▶ _PROVIDED INFORMATION_:
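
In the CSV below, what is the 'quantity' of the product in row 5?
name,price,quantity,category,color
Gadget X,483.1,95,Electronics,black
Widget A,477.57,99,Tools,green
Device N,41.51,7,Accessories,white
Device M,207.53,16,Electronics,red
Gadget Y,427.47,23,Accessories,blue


Query: Row 5 ('Gadget Y'), column 'quantity'
Value: 23

23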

▶ _EXERCISE_:
Recopy all the entries faithfully, leaving none out.

▶ _ANSWER BELOW_:
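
In the CSV below, what is the 'quantity' of the product in row 5?
name,price,quantity,category,color
Gadget X,483.1,95,Electronics,black
Widget A,477.57,99,Tools,green
Device N,41.51,7,Accessories,white
Device M,207.53,16,Electronics,red
Gadget Y,427.47,23,Accessories,blue


Query: Row 5 ('Gadget Y'), column 'quantity'
Value: 23

23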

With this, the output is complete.